**WHAT YOU ARE ASKED TO DO**.
All lines of the data shown below should be output exactly as they stand.

**RECORDED DATA**.
============================================================
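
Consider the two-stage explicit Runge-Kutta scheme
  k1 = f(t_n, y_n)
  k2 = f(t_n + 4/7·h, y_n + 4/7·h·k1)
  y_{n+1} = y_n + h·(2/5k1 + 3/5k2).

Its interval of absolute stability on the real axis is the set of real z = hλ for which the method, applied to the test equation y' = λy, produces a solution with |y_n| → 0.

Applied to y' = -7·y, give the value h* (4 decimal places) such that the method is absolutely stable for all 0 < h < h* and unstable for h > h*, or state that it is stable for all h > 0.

Set f=λy, z=hλ:
  k1=λy_n ⇒ h·k1=z·y_n;  k2=λ(1+4/7z)y_n ⇒ h·k2=z(1+4/7z)y_n
  y_{n+1}/y_n = 1 + 2/5z + 3/5z(1+4/7z) = 1 + z + 12/35z²
  so R(z) = 1 + z + 12/35z².

Boundary: |R(x)|=1, x<0.
x=-1.49: |R|=0.2712
R=1: x+12/35x²=0 ⇒ x=−35/12=-2.9167; min R=1−1/(4·12/35)=0.2708>−1
Confirm numerically:
  x=-2.708: |R|=0.80626 <1
  x=-2.527: |R|=0.66239 <1
  x=-2.197: |R|=0.45791 <1
  x=-1.264: |R|=0.28378 <1
  x=-3.467: |R|=1.65417 >1
  x=-3.179: |R|=1.28593 >1
  x=-3.003: |R|=1.08889 >1
So |R|<1 on (-2.9167, 0).

(-2.9167,0); λ=-7 ⇒ h* = (35/12)/7 = 0.4167.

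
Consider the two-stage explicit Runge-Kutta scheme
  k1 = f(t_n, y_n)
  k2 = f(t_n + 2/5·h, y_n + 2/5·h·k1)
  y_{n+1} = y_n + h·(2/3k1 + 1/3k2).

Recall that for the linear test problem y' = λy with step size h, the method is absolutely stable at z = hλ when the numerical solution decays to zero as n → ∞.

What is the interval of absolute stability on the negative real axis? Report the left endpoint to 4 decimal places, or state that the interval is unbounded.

Test eqn y'=λy, z=hλ:
  k1=λy_n ⇒ h·k1=z·y_n;  k2=λ(1+2/5z)y_n ⇒ h·k2=z(1+2/5z)y_n
  y_{n+1}/y_n = 1 + 2/3z + 1/3z(1+2/5z) = 1 + z + 2/15z²
  Hence R(z) = 1 + z + 2/15z².

Boundary: |R(x)|=1, x<0.
x=-1.48: |R|=0.1879
R=1: x+2/15x²=0 ⇒ x=−15/2=-7.5000; min R=1−1/(4·2/15)=-0.8750>−1
Confirm numerically:
  x=-5.819: |R|=0.30423 <1
  x=-5.002: |R|=0.66600 <1
  x=-4.931: |R|=0.68903 <1
  x=-4.858: |R|=0.71131 <1
  x=-7.777: |R|=1.28723 >1
  x=-7.545: |R|=1.04527 >1
So |R|<1 on (-7.5000, 0).

z∈(-7.5000,0).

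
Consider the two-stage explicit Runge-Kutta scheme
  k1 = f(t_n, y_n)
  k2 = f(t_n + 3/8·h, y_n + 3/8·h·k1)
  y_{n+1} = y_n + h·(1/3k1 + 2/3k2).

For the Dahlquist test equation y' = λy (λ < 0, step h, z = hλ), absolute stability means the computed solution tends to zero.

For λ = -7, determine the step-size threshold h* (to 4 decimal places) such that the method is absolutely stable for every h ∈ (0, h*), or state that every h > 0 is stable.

(-4.0000,0); λ=-7 ⇒ h* = (4)/7 = 0.5714.

Set f=λy, z=hλ:
  k1=λy_n ⇒ h·k1=z·y_n;  k2=λ(1+3/8z)y_n ⇒ h·k2=z(1+3/8z)y_n
  y_{n+1}/y_n = 1 + 1/3z + 2/3z(1+3/8z) = 1 + z + 1/4z²
  Hence R(z) = 1 + z + 1/4z².

Solve |R(x)|<1 on ℝ⁻.
x=-1.79: |R|=0.0110
R=1: x+1/4x²=0 ⇒ x=−4=-4.0000; min R=1−1/(4·1/4)=0.0000>−1
Confirm numerically:
  x=-2.324: |R|=0.02624 <1
  x=-2.274: |R|=0.01877 <1
  x=-2.021: |R|=0.00011 <1
  x=-1.993: |R|=0.00001 <1
  x=-4.547: |R|=1.62180 >1
  x=-4.434: |R|=1.48109 >1
  x=-4.045: |R|=1.04551 >1
Interval (-4.0000, 0).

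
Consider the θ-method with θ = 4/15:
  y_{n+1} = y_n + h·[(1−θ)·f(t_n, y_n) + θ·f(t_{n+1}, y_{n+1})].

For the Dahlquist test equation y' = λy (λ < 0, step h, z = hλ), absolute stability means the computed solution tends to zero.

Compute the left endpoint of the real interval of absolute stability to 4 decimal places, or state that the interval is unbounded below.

left endpoint -4.2857.

Test eqn y'=λy, z=hλ:
  y_{n+1} = y_n + z·[11/15·y_n + 4/15·y_{n+1}] ⇒ (1 − 4/15z)y_{n+1} = (1 + 11/15z)y_n
  so R(z) = (1 + 11/15z)/(1 − 4/15z).

Solve |R(x)|<1 on ℝ⁻.
x=-1.2: |R|=0.0909
R=−1: 1+11/15x = −1+4/15x ⇒ -7/15x=2 ⇒ x=2/(-7/15)=-4.2857
Confirm numerically:
  x=-3.163: |R|=0.71579 <1
  x=-2.548: |R|=0.51715 <1
  x=-2.466: |R|=0.48769 <1
  x=-2.012: |R|=0.30944 <1
  x=-4.632: |R|=1.07230 >1
  x=-4.620: |R|=1.06989 >1
Interval (-4.2857, 0).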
============================================================
**ANSWER**.
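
Consider the two-stage explicit Runge-Kutta scheme
  k1 = f(t_n, y_n)
  k2 = f(t_n + 4/7·h, y_n + 4/7·h·k1)
  y_{n+1} = y_n + h·(2/5k1 + 3/5k2).

Its interval of absolute stability on the real axis is the set of real z = hλ for which the method, applied to the test equation y' = λy, produces a solution with |y_n| → 0.

Applied to y' = -7·y, give the value h* (4 decimal places) such that the method is absolutely stable for all 0 < h < h* and unstable for h > h*, or state that it is stable for all h > 0.

Set f=λy, z=hλ:
  k1=λy_n ⇒ h·k1=z·y_n;  k2=λ(1+4/7z)y_n ⇒ h·k2=z(1+4/7z)y_n
  y_{n+1}/y_n = 1 + 2/5z + 3/5z(1+4/7z) = 1 + z + 12/35z²
  so R(z) = 1 + z + 12/35z².

Boundary: |R(x)|=1, x<0.
x=-1.49: |R|=0.2712
R=1: x+12/35x²=0 ⇒ x=−35/12=-2.9167; min R=1−1/(4·12/35)=0.2708>−1
Confirm numerically:
  x=-2.708: |R|=0.80626 <1
  x=-2.527: |R|=0.66239 <1
  x=-2.197: |R|=0.45791 <1
  x=-1.264: |R|=0.28378 <1
  x=-3.467: |R|=1.65417 >1
  x=-3.179: |R|=1.28593 >1
  x=-3.003: |R|=1.08889 >1
So |R|<1 on (-2.9167, 0).

(-2.9167,0); λ=-7 ⇒ h* = (35/12)/7 = 0.4167.

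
Consider the two-stage explicit Runge-Kutta scheme
  k1 = f(t_n, y_n)
  k2 = f(t_n + 2/5·h, y_n + 2/5·h·k1)
  y_{n+1} = y_n + h·(2/3k1 + 1/3k2).

Recall that for the linear test problem y' = λy with step size h, the method is absolutely stable at z = hλ when the numerical solution decays to zero as n → ∞.

What is the interval of absolute stability on the negative real axis? Report the left endpoint to 4 decimal places, or state that the interval is unbounded.

Test eqn y'=λy, z=hλ:
  k1=λy_n ⇒ h·k1=z·y_n;  k2=λ(1+2/5z)y_n ⇒ h·k2=z(1+2/5z)y_n
  y_{n+1}/y_n = 1 + 2/3z + 1/3z(1+2/5z) = 1 + z + 2/15z²
  Hence R(z) = 1 + z + 2/15z².

Boundary: |R(x)|=1, x<0.
x=-1.48: |R|=0.1879
R=1: x+2/15x²=0 ⇒ x=−15/2=-7.5000; min R=1−1/(4·2/15)=-0.8750>−1
Confirm numerically:
  x=-5.819: |R|=0.30423 <1
  x=-5.002: |R|=0.66600 <1
  x=-4.931: |R|=0.68903 <1
  x=-4.858: |R|=0.71131 <1
  x=-7.777: |R|=1.28723 >1
  x=-7.545: |R|=1.04527 >1
So |R|<1 on (-7.5000, 0).

z∈(-7.5000,0).

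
Consider the two-stage explicit Runge-Kutta scheme
  k1 = f(t_n, y_n)
  k2 = f(t_n + 3/8·h, y_n + 3/8·h·k1)
  y_{n+1} = y_n + h·(1/3k1 + 2/3k2).

For the Dahlquist test equation y' = λy (λ < 0, step h, z = hλ), absolute stability means the computed solution tends to zero.

For λ = -7, determine the step-size threshold h* (to 4 decimal places) such that the method is absolutely stable for every h ∈ (0, h*), or state that every h > 0 is stable.

(-4.0000,0); λ=-7 ⇒ h* = (4)/7 = 0.5714.

Set f=λy, z=hλ:
  k1=λy_n ⇒ h·k1=z·y_n;  k2=λ(1+3/8z)y_n ⇒ h·k2=z(1+3/8z)y_n
  y_{n+1}/y_n = 1 + 1/3z + 2/3z(1+3/8z) = 1 + z + 1/4z²
  Hence R(z) = 1 + z + 1/4z².

Solve |R(x)|<1 on ℝ⁻.
x=-1.79: |R|=0.0110
R=1: x+1/4x²=0 ⇒ x=−4=-4.0000; min R=1−1/(4·1/4)=0.0000>−1
Confirm numerically:
  x=-2.324: |R|=0.02624 <1
  x=-2.274: |R|=0.01877 <1
  x=-2.021: |R|=0.00011 <1
  x=-1.993: |R|=0.00001 <1
  x=-4.547: |R|=1.62180 >1
  x=-4.434: |R|=1.48109 >1
  x=-4.045: |R|=1.04551 >1
Interval (-4.0000, 0).

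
Consider the θ-method with θ = 4/15:
  y_{n+1} = y_n + h·[(1−θ)·f(t_n, y_n) + θ·f(t_{n+1}, y_{n+1})].

For the Dahlquist test equation y' = λy (λ < 0, step h, z = hλ), absolute stability means the computed solution tends to zero.

Compute the left endpoint of the real interval of absolute stability to 4 decimal places, or state that the interval is unbounded below.

left endpoint -4.2857.

Test eqn y'=λy, z=hλ:
  y_{n+1} = y_n + z·[11/15·y_n + 4/15·y_{n+1}] ⇒ (1 − 4/15z)y_{n+1} = (1 + 11/15z)y_n
  so R(z) = (1 + 11/15z)/(1 − 4/15z).

Solve |R(x)|<1 on ℝ⁻.
x=-1.2: |R|=0.0909
R=−1: 1+11/15x = −1+4/15x ⇒ -7/15x=2 ⇒ x=2/(-7/15)=-4.2857
Confirm numerically:
  x=-3.163: |R|=0.71579 <1
  x=-2.548: |R|=0.51715 <1
  x=-2.466: |R|=0.48769 <1
  x=-2.012: |R|=0.30944 <1
  x=-4.632: |R|=1.07230 >1
  x=-4.620: |R|=1.06989 >1
Interval (-4.2857, 0).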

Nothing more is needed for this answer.